#### Data section
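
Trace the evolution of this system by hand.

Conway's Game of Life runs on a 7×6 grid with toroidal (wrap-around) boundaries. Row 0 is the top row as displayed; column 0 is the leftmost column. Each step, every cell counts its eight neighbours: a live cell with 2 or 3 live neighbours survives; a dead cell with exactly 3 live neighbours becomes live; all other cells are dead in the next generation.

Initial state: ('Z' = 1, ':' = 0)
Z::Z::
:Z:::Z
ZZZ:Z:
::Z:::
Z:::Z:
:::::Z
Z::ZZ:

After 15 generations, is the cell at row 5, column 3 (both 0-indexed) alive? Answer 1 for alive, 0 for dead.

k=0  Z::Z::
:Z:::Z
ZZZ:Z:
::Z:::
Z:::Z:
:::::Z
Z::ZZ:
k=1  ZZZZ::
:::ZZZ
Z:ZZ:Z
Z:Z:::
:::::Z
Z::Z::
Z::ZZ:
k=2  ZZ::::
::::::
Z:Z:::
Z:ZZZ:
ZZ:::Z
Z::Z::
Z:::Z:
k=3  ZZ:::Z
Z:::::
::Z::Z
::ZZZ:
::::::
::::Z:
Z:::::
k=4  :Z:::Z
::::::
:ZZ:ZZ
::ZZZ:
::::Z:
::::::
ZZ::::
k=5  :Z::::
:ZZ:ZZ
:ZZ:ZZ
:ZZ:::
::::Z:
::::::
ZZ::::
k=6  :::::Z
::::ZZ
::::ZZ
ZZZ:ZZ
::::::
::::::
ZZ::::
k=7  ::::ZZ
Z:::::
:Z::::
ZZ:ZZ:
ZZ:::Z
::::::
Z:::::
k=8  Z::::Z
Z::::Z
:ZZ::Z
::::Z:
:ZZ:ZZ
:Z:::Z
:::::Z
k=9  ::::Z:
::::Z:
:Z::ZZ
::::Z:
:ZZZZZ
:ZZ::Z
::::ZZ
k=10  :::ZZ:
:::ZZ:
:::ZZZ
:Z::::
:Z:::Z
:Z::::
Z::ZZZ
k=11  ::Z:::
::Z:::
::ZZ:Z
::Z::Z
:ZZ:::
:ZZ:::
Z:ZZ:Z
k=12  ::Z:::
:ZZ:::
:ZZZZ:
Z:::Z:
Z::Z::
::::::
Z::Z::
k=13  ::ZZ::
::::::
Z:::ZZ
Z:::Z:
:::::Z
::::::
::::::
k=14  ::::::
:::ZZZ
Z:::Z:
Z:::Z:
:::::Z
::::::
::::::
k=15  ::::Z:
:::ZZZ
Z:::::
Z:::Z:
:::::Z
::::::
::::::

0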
########
#### Data section
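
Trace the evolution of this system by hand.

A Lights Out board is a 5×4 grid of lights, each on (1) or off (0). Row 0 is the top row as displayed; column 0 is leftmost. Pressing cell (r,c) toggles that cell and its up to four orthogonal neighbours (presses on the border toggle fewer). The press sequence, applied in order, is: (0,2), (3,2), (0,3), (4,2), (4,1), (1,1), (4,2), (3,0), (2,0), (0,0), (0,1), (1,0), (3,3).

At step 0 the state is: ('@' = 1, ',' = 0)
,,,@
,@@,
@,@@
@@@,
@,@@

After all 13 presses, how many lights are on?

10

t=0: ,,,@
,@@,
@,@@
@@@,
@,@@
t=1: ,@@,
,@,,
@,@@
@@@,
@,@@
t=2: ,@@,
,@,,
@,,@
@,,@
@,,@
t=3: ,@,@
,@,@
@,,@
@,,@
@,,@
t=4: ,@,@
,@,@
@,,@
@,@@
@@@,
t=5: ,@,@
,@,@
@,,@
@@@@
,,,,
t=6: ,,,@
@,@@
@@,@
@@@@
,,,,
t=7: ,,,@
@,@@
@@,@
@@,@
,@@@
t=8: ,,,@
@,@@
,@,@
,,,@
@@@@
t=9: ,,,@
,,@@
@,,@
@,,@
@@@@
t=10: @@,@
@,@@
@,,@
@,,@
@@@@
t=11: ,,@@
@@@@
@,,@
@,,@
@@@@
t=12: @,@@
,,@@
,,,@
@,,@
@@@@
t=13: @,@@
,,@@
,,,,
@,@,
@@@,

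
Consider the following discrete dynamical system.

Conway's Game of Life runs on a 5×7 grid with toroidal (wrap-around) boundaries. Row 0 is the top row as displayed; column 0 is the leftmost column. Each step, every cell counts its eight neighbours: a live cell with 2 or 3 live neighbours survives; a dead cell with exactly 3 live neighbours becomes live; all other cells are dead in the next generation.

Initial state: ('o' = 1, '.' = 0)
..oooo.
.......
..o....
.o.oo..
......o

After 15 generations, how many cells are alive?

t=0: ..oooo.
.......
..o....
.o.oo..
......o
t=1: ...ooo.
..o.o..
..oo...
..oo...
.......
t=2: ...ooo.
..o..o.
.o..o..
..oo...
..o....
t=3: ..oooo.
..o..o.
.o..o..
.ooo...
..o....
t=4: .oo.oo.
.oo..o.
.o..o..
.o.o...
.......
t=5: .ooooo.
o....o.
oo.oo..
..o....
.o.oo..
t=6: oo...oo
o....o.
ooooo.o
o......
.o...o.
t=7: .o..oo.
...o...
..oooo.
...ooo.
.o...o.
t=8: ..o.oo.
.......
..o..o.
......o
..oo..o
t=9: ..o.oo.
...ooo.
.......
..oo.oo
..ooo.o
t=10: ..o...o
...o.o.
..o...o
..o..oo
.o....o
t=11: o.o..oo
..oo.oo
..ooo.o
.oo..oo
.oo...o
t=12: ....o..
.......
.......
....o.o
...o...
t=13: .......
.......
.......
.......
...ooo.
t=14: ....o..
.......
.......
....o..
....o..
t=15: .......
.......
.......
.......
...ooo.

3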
########
Exercise | Which lines in the listing hold the word "state"? Copy them out.

Answer to this exercise |
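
Initial state: ('Z' = 1, ':' = 0)
At step 0 the state is: ('@' = 1, ',' = 0)
Initial state: ('o' = 1, '.' = 0)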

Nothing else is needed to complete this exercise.